[Saved data entries]
----------
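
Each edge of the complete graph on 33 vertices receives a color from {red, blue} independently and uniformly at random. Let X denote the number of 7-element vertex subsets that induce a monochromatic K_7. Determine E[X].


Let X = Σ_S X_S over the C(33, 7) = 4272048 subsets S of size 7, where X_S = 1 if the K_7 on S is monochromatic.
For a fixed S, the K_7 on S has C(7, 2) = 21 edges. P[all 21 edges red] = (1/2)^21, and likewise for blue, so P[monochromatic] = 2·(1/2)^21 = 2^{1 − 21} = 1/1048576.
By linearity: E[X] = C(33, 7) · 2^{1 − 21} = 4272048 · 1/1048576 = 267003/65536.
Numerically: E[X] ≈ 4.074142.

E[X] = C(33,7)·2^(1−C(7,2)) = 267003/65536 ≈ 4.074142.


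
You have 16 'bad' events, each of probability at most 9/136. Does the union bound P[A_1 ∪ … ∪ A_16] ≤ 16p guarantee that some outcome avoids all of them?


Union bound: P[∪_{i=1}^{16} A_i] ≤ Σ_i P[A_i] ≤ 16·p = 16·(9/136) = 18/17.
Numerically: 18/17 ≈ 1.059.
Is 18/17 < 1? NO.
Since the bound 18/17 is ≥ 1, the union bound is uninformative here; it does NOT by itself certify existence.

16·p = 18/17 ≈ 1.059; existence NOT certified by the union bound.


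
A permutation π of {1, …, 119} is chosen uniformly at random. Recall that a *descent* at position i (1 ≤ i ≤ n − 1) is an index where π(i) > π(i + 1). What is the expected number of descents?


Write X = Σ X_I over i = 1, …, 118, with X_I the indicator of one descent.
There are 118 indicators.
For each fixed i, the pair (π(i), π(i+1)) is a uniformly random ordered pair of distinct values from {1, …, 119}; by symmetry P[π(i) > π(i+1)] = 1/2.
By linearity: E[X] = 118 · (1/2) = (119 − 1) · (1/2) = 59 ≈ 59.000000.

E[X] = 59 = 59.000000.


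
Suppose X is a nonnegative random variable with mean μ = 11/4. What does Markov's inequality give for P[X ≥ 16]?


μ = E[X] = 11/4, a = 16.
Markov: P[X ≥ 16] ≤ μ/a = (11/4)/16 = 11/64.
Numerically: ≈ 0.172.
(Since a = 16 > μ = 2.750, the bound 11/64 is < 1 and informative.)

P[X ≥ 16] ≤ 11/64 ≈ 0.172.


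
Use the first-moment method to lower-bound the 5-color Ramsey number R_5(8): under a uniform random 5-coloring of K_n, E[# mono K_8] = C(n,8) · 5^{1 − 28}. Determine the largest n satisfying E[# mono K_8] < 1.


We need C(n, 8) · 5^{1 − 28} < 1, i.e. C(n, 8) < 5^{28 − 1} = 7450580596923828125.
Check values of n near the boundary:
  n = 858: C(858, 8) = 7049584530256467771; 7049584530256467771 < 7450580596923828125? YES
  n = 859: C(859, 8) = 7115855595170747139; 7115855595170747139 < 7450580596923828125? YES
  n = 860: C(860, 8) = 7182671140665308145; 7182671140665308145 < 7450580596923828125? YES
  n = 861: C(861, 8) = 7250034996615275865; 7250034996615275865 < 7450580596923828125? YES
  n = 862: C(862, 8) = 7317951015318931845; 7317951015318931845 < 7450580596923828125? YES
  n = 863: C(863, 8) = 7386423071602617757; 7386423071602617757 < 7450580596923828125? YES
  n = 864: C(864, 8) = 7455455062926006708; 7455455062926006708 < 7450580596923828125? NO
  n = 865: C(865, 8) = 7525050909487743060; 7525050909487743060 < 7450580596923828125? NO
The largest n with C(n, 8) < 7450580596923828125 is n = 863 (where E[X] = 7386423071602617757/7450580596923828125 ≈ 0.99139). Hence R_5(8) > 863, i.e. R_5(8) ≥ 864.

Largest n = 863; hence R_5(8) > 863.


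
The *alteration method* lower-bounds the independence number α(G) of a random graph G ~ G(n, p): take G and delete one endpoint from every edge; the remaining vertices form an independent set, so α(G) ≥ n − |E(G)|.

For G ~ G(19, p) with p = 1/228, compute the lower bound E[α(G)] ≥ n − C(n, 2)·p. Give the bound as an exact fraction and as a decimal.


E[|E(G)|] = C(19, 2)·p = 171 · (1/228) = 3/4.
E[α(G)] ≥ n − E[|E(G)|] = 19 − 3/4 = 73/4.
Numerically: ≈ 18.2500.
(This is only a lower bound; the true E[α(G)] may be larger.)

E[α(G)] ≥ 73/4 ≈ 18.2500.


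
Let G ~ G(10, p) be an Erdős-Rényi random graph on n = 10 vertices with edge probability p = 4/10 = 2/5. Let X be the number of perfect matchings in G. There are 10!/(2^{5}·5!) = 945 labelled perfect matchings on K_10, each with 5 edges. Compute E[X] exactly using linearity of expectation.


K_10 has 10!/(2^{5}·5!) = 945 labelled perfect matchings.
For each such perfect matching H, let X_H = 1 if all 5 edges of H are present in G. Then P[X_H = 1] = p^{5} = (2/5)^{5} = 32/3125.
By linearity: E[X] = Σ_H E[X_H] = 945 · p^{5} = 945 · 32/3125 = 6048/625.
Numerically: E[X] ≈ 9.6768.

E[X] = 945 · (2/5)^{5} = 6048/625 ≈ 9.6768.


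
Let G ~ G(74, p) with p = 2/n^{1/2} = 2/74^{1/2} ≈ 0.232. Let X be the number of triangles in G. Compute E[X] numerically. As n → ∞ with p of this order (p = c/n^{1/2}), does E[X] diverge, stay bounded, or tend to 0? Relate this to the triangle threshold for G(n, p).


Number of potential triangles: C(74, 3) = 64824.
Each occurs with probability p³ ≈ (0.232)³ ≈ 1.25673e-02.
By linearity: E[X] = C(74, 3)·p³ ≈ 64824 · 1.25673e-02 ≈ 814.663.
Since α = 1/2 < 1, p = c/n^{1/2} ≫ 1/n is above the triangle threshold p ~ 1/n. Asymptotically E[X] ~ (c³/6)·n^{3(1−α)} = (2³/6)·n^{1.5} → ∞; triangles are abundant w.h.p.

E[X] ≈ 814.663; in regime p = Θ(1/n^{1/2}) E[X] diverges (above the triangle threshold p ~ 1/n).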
----------
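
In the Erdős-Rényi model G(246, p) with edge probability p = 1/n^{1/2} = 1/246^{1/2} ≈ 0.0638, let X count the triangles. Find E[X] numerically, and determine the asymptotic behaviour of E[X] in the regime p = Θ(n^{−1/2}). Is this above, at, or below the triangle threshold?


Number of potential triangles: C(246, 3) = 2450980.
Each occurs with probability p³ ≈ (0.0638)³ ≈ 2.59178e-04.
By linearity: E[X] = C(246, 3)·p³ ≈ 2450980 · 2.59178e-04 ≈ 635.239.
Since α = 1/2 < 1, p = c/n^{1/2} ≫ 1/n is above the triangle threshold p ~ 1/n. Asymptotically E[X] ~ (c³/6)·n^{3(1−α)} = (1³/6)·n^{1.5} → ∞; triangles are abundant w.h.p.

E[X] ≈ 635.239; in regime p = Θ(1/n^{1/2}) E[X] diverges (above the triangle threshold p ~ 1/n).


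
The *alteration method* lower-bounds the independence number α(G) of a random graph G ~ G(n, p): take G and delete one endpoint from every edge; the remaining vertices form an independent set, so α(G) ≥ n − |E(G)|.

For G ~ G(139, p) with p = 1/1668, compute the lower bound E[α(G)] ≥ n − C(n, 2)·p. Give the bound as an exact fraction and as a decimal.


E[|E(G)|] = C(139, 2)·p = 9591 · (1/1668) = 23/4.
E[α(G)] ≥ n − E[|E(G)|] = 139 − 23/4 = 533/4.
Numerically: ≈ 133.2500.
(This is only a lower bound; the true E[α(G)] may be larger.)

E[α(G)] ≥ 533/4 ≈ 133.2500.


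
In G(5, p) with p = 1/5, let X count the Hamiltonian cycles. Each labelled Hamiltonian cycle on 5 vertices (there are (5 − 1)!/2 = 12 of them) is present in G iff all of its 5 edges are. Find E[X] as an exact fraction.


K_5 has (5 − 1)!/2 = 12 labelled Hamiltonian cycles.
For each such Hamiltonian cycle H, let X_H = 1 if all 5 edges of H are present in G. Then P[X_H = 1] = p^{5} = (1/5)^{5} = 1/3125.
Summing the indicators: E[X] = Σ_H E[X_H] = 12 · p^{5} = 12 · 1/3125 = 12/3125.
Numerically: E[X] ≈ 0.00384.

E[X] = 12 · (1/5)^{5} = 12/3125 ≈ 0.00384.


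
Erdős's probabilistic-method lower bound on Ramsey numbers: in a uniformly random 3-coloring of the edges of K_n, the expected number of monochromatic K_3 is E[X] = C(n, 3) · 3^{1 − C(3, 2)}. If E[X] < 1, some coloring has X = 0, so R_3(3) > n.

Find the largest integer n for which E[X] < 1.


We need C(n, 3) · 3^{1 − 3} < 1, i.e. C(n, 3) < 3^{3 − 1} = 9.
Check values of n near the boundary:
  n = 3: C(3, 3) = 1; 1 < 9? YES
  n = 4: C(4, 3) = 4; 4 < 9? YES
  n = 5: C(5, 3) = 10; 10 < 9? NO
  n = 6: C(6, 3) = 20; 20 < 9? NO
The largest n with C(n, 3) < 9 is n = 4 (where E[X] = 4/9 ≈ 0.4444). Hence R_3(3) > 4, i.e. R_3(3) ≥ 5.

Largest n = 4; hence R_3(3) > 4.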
----------
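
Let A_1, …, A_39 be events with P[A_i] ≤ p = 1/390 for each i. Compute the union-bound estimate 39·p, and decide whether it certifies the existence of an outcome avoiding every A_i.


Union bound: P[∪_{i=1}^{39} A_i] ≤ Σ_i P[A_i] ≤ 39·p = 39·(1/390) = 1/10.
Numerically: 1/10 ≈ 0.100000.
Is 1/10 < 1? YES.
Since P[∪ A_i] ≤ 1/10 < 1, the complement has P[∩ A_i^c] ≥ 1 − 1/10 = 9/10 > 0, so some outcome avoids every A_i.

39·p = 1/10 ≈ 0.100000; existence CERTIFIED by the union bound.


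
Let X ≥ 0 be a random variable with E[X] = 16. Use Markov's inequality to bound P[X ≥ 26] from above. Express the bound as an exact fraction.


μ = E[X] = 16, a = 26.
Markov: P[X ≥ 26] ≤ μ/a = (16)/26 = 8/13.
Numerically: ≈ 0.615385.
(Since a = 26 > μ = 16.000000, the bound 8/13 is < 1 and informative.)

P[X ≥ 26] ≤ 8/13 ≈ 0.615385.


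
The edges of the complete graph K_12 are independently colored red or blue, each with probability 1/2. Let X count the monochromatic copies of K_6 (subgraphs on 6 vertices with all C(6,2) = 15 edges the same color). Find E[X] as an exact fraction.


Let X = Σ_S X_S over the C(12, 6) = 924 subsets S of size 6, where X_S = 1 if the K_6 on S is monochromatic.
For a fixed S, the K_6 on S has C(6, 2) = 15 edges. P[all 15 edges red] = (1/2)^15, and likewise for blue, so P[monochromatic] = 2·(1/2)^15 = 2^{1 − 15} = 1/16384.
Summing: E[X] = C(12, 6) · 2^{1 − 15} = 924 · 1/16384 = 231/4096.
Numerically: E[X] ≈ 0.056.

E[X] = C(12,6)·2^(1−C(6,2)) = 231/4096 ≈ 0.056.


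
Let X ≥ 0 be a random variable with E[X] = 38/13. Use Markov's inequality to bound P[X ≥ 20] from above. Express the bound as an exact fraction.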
----------
**What to do**
Only the lines above from the one with "The edges of the" up to and including the one with "E[X] = 38/13." should be repeated, exactly as written.

**Output for this task**
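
The edges of the complete graph K_12 are independently colored red or blue, each with probability 1/2. Let X count the monochromatic copies of K_6 (subgraphs on 6 vertices with all C(6,2) = 15 edges the same color). Find E[X] as an exact fraction.


Let X = Σ_S X_S over the C(12, 6) = 924 subsets S of size 6, where X_S = 1 if the K_6 on S is monochromatic.
For a fixed S, the K_6 on S has C(6, 2) = 15 edges. P[all 15 edges red] = (1/2)^15, and likewise for blue, so P[monochromatic] = 2·(1/2)^15 = 2^{1 − 15} = 1/16384.
Summing: E[X] = C(12, 6) · 2^{1 − 15} = 924 · 1/16384 = 231/4096.
Numerically: E[X] ≈ 0.056.

E[X] = C(12,6)·2^(1−C(6,2)) = 231/4096 ≈ 0.056.


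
Let X ≥ 0 be a random variable with E[X] = 38/13. Use Markov's inequality to bound P[X ≥ 20] from above. Express the bound as an exact fraction.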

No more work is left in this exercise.